Data extracted from a collection:
• • • •

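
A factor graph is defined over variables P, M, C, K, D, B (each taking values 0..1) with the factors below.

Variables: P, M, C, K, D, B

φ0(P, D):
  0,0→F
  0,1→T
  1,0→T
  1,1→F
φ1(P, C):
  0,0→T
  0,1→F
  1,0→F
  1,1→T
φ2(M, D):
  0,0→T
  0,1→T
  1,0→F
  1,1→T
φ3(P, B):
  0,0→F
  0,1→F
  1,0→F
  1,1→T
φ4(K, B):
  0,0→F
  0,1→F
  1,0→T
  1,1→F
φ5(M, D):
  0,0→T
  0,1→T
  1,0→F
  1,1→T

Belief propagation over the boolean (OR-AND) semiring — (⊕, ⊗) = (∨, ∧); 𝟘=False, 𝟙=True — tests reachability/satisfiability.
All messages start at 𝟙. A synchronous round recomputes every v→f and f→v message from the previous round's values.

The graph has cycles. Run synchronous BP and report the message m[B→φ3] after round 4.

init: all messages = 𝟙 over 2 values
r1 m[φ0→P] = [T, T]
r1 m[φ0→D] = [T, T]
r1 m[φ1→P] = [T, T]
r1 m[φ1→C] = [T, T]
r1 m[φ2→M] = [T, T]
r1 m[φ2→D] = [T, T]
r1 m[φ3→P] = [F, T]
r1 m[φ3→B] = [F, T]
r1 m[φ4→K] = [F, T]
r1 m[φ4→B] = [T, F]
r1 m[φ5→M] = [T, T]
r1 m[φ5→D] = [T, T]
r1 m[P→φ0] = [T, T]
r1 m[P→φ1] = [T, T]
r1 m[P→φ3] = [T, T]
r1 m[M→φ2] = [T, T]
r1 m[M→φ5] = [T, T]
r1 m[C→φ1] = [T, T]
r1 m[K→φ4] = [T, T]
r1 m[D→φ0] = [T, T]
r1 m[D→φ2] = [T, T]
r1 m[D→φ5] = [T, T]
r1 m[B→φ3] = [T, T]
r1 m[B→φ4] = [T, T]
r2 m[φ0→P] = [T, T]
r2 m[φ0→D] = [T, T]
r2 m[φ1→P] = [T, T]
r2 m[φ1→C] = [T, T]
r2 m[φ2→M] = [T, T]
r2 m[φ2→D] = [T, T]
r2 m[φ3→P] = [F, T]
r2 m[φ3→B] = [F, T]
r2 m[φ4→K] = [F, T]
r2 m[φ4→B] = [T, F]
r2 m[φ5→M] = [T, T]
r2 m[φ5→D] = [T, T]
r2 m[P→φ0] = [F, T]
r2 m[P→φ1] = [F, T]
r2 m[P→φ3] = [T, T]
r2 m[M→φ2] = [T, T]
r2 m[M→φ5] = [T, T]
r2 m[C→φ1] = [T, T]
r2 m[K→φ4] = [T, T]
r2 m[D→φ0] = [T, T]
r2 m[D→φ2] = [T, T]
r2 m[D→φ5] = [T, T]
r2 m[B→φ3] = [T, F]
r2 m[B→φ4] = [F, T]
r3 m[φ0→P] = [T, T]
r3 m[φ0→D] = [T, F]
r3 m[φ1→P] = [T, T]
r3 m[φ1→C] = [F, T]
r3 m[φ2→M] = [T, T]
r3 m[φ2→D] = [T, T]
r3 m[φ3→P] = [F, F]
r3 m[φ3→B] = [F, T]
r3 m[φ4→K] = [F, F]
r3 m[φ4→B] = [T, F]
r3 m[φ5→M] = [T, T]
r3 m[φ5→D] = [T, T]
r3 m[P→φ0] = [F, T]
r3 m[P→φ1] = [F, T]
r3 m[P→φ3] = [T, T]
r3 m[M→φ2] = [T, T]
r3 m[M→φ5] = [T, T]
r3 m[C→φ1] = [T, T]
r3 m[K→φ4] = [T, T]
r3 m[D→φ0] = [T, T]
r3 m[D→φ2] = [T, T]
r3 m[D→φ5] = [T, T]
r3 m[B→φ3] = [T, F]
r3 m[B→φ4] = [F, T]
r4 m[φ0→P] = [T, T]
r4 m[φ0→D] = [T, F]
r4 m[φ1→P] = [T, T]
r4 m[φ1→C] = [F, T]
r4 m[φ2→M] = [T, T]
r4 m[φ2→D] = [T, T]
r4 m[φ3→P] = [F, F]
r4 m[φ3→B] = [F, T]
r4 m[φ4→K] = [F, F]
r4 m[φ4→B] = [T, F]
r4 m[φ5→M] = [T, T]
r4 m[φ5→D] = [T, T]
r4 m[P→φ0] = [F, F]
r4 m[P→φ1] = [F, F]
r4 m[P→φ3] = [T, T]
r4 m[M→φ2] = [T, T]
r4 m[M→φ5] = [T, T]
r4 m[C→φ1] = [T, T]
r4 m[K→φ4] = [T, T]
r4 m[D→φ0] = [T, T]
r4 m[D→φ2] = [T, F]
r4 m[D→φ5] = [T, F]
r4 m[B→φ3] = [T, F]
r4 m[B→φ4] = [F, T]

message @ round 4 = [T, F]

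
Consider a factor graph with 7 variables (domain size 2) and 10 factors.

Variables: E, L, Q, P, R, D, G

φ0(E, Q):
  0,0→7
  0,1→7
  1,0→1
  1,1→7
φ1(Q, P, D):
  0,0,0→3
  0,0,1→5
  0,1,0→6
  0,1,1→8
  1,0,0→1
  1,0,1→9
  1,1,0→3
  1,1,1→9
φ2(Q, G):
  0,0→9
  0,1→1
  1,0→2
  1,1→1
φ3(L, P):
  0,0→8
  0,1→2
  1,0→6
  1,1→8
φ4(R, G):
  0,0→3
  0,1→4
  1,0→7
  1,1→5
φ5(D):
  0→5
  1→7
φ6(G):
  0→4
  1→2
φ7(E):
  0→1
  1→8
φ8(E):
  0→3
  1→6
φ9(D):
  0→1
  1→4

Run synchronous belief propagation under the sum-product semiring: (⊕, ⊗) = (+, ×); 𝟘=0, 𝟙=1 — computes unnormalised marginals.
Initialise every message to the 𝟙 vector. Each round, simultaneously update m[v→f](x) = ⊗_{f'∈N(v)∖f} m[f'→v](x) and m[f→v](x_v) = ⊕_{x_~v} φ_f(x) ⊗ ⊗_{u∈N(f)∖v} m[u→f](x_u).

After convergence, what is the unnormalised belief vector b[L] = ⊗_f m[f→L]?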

• • • •

### Exercise requirements:
Among the lines of the data, find every one that holds "unnormalised" and copy it.

### Solution:
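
Run synchronous belief propagation under the sum-product semiring: (⊕, ⊗) = (+, ×); 𝟘=0, 𝟙=1 — computes unnormalised marginals.
After convergence, what is the unnormalised belief vector b[L] = ⊗_f m[f→L]?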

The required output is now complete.